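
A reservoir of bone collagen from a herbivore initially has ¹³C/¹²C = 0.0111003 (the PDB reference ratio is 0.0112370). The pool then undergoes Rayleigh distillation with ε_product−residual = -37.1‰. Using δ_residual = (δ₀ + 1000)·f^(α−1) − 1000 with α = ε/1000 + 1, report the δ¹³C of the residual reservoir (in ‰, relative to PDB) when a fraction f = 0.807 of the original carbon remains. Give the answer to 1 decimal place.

-4.3‰

δ₀ = (0.0111003/0.0112370 − 1)×1000 = (0.987835 − 1)×1000 = -12.165‰
α − 1 = ε/1000 = -0.0371
f^(α−1) = 0.807^(-0.0371) = 1.007987
δ_res = (-12.165 + 1000) × 1.007987 − 1000 = 995.725 − 1000 = -4.28‰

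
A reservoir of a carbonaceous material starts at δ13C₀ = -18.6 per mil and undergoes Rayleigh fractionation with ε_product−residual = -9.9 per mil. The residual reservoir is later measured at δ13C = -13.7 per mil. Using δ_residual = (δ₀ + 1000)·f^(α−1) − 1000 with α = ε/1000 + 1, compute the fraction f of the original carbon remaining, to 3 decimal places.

α − 1 = ε/1000 = -0.0099
(δ_res + 1000)/(δ₀ + 1000) = (-13.7 + 1000)/(-18.6 + 1000) = 986.3/981.4 = 1.004993
f = 1.004993^(1/-0.0099) = exp(ln(1.004993)/-0.0099) = exp(0.00498/-0.0099)
f = exp(-0.5031) = 0.6047

0.605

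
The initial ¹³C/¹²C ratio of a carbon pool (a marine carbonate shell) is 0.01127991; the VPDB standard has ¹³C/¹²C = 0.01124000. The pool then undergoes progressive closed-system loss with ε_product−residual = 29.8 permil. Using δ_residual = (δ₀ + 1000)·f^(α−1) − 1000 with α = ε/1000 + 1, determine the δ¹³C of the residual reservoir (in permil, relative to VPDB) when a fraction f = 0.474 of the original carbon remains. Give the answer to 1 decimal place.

δ₀ = (0.01127991/0.01124000 − 1)×1000 = (1.003551 − 1)×1000 = 3.551 permil
α − 1 = ε/1000 = 0.0298
f^(α−1) = 0.474^(0.0298) = 0.977999
δ_res = (3.551 + 1000) × 0.977999 − 1000 = 981.471 − 1000 = -18.53 permil

-18.5 permil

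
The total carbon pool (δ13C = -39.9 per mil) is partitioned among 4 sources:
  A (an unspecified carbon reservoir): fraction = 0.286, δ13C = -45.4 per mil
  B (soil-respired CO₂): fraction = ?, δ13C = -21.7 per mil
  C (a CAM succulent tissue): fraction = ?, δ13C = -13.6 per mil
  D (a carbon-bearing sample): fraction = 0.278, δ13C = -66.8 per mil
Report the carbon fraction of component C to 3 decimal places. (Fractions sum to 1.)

Let f_C and f_B be the unknown fractions; fractions sum to 1 so f_C + f_B = 0.436.
Mass balance: Σ fᵢ·δᵢ = δ_bulk ⇒ f_C·(-13.6) + f_B·(-21.7) = -39.9 − (-31.555) = -8.345
Substitute f_B = 0.436 − f_C:
f_C·(-13.6 − -21.7) = -8.345 − 0.436×(-21.7) = 1.116
f_C = 1.116 / 8.1 = 0.1378

0.138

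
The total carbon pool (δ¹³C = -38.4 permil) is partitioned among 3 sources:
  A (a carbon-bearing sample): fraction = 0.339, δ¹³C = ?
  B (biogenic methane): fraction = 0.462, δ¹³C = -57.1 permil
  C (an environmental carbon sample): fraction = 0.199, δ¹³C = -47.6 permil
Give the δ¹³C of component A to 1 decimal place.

-7.5 permil

Isotope mass balance: δ_bulk = Σ fᵢ·δᵢ.
-38.4 = 0.339×δ_A + 0.462×(-57.1) + 0.199×(-47.6)
0.339·δ_A = -38.4 − (-35.853) = -2.547
δ_A = -2.547 / 0.339 = -7.51 permil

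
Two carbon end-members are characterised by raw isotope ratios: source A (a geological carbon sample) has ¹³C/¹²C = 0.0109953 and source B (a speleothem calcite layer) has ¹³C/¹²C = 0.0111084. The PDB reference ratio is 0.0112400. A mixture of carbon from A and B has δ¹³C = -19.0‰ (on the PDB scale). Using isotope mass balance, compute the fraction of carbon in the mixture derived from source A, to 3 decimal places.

0.725

δ_A = (0.0109953/0.0112400 − 1)×1000 = (0.978230 − 1)×1000 = -21.770‰
δ_B = (0.0111084/0.0112400 − 1)×1000 = (0.988292 − 1)×1000 = -11.708‰
f_A = (δ_mix − δ_B)/(δ_A − δ_B) = (-19.0 − (-11.708))/(-21.770 − (-11.708))
f_A = -7.292 / -10.062 = 0.7247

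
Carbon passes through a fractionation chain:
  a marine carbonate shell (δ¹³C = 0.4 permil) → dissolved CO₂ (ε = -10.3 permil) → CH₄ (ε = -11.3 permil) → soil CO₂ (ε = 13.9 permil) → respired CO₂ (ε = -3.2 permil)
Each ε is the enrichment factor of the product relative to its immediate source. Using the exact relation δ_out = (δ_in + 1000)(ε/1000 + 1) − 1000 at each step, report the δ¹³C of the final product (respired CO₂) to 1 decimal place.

-10.7 permil

step 1: δ = (0.40 + 1000)·(-10.3/1000 + 1) − 1000 = -9.90 permil
step 2: δ = (-9.90 + 1000)·(-11.3/1000 + 1) − 1000 = -21.09 permil
step 3: δ = (-21.09 + 1000)·(13.9/1000 + 1) − 1000 = -7.49 permil
step 4: δ = (-7.49 + 1000)·(-3.2/1000 + 1) − 1000 = -10.66 permil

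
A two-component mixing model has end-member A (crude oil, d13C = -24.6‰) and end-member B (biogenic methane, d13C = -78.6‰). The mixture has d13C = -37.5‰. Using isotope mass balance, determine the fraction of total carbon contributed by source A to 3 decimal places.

0.761

δ_mix = f_A·δ_A + (1 − f_A)·δ_B  ⇒  f_A = (δ_mix − δ_B)/(δ_A − δ_B)
f_A = (-37.5 − (-78.6)) / (-24.6 − (-78.6))
f_A = 41.1 / 54.0 = 0.7611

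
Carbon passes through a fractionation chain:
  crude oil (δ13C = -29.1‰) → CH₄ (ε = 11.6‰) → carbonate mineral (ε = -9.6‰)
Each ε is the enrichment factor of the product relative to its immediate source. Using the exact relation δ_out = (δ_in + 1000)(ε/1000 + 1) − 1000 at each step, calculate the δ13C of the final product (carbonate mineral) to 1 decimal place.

-27.3‰

step 1: δ = (-29.10 + 1000)·(11.6/1000 + 1) − 1000 = -17.84‰
step 2: δ = (-17.84 + 1000)·(-9.6/1000 + 1) − 1000 = -27.27‰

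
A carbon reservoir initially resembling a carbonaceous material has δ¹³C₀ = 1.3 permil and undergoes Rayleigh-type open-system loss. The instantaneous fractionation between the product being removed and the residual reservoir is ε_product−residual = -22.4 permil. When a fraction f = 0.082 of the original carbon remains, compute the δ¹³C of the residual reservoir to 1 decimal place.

Rayleigh residual: δ_res = (δ₀ + 1000)·f^(α−1) − 1000
α = ε/1000 + 1 = 0.97760, so α − 1 = -0.02240
f^(α−1) = 0.082^(-0.02240) = 1.057622
δ_res = (1.3 + 1000) × 1.057622 − 1000 = 1058.997 − 1000 = 59.00 permil

59.0 permil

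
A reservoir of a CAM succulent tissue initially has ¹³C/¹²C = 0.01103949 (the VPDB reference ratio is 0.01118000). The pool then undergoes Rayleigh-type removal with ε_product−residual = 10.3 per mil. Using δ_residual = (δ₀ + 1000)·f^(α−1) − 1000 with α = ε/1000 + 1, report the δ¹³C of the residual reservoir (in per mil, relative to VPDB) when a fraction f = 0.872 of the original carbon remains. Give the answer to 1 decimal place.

δ₀ = (0.01103949/0.01118000 − 1)×1000 = (0.987432 − 1)×1000 = -12.568 per mil
α − 1 = ε/1000 = 0.0103
f^(α−1) = 0.872^(0.0103) = 0.998590
δ_res = (-12.568 + 1000) × 0.998590 − 1000 = 986.040 − 1000 = -13.96 per mil

-14.0 per mil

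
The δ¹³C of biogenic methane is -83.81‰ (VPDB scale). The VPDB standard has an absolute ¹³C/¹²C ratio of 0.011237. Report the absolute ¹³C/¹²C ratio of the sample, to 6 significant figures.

R_sample = R_standard × (δ¹³C/1000 + 1)
R_sample = 0.011237 × (-83.81/1000 + 1) = 0.011237 × 0.916190
R_sample = 0.0102952

0.0102952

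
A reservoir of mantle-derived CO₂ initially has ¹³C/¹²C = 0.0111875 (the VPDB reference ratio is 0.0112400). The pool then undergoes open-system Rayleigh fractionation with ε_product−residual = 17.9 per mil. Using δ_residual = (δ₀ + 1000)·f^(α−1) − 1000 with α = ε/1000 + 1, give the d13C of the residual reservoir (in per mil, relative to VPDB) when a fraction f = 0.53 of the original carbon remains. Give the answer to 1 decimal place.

δ₀ = (0.0111875/0.0112400 − 1)×1000 = (0.995329 − 1)×1000 = -4.671 per mil
α − 1 = ε/1000 = 0.0179
f^(α−1) = 0.53^(0.0179) = 0.988700
δ_res = (-4.671 + 1000) × 0.988700 − 1000 = 984.082 − 1000 = -15.92 per mil

-15.9 per mil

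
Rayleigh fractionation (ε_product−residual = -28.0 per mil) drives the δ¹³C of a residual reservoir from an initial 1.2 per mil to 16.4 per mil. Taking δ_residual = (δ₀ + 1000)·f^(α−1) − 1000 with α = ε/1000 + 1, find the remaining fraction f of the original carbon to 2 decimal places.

0.58

α − 1 = ε/1000 = -0.0280
(δ_res + 1000)/(δ₀ + 1000) = (16.4 + 1000)/(1.2 + 1000) = 1016.4/1001.2 = 1.015182
f = 1.015182^(1/-0.0280) = exp(ln(1.015182)/-0.0280) = exp(0.01507/-0.0280)
f = exp(-0.5381) = 0.5838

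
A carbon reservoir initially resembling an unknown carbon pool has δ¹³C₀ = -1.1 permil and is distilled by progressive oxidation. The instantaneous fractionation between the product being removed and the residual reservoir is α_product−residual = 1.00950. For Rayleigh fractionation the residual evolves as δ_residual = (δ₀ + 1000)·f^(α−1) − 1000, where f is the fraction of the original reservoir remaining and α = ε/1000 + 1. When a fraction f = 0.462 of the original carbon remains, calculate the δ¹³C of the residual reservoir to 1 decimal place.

-8.4 permil

Rayleigh residual: δ_res = (δ₀ + 1000)·f^(α−1) − 1000
α − 1 = 0.00950
f^(α−1) = 0.462^(0.00950) = 0.992691
δ_res = (-1.1 + 1000) × 0.992691 − 1000 = 991.599 − 1000 = -8.40 permil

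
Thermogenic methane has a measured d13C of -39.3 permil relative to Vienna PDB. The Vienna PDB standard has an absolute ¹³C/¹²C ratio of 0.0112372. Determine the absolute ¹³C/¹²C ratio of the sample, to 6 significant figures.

R_sample = R_standard × (d13C/1000 + 1)
R_sample = 0.0112372 × (-39.3/1000 + 1) = 0.0112372 × 0.960700
R_sample = 0.0107956

0.0107956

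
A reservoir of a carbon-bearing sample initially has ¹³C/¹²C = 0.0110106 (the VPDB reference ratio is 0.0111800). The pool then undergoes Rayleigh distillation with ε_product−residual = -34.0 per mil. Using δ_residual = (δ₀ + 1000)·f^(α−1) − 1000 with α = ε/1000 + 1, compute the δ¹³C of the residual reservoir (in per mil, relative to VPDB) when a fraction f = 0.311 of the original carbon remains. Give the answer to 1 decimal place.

δ₀ = (0.0110106/0.0111800 − 1)×1000 = (0.984848 − 1)×1000 = -15.152 per mil
α − 1 = ε/1000 = -0.0340
f^(α−1) = 0.311^(-0.0340) = 1.040510
δ_res = (-15.152 + 1000) × 1.040510 − 1000 = 1024.744 − 1000 = 24.74 per mil

24.7 per mil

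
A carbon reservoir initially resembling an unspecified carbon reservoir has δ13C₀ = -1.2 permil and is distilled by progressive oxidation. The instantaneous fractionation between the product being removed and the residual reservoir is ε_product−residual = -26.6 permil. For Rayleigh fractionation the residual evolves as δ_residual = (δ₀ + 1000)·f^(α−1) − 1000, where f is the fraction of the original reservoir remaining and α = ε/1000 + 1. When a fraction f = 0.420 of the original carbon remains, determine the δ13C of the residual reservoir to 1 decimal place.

22.1 permil

Rayleigh residual: δ_res = (δ₀ + 1000)·f^(α−1) − 1000
α = ε/1000 + 1 = 0.97340, so α − 1 = -0.02660
f^(α−1) = 0.420^(-0.02660) = 1.023344
δ_res = (-1.2 + 1000) × 1.023344 − 1000 = 1022.116 − 1000 = 22.12 permil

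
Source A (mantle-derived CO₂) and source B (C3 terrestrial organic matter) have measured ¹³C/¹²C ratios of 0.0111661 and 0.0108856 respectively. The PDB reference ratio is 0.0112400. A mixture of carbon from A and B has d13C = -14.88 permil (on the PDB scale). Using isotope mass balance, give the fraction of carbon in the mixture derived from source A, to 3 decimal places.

δ_A = (0.0111661/0.0112400 − 1)×1000 = (0.993425 − 1)×1000 = -6.575 permil
δ_B = (0.0108856/0.0112400 − 1)×1000 = (0.968470 − 1)×1000 = -31.530 permil
f_A = (δ_mix − δ_B)/(δ_A − δ_B) = (-14.88 − (-31.530))/(-6.575 − (-31.530))
f_A = 16.650 / 24.956 = 0.6672

0.667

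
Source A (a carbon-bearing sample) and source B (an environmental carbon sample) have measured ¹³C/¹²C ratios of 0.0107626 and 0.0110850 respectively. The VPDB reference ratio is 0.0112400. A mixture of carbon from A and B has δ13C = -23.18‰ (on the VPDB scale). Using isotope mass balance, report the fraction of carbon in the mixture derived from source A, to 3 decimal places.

δ_A = (0.0107626/0.0112400 − 1)×1000 = (0.957527 − 1)×1000 = -42.473‰
δ_B = (0.0110850/0.0112400 − 1)×1000 = (0.986210 − 1)×1000 = -13.790‰
f_A = (δ_mix − δ_B)/(δ_A − δ_B) = (-23.18 − (-13.790))/(-42.473 − (-13.790))
f_A = -9.390 / -28.683 = 0.3274

0.327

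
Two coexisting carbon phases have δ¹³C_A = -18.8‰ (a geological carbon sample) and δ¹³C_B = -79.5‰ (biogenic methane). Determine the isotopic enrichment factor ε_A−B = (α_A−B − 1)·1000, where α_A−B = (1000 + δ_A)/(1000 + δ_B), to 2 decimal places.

65.94‰

α_A−B = (1000 + -18.8) / (1000 + -79.5) = 981.2 / 920.5 = 1.065942
ε_A−B = (1.065942 − 1) × 1000 = 65.942‰
(The approximation ε ≈ δ_A − δ_B would give 60.7‰.)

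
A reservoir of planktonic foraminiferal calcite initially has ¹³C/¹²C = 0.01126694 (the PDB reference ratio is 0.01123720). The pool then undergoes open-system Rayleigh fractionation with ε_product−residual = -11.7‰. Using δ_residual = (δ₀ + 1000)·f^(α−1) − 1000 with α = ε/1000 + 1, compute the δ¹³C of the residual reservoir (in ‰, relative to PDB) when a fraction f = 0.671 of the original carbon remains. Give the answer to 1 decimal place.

7.3‰

δ₀ = (0.01126694/0.01123720 − 1)×1000 = (1.002647 − 1)×1000 = 2.647‰
α − 1 = ε/1000 = -0.0117
f^(α−1) = 0.671^(-0.0117) = 1.004679
δ_res = (2.647 + 1000) × 1.004679 − 1000 = 1007.338 − 1000 = 7.34‰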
^^^^^^^^^^^^^^^^
Show each line from the listing above that includes the word "sources".

▶ Completed exercise
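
The total carbon pool (δ13C = -39.9 per mil) is partitioned among 4 sources:
The total carbon pool (δ¹³C = -38.4 permil) is partitioned among 3 sources: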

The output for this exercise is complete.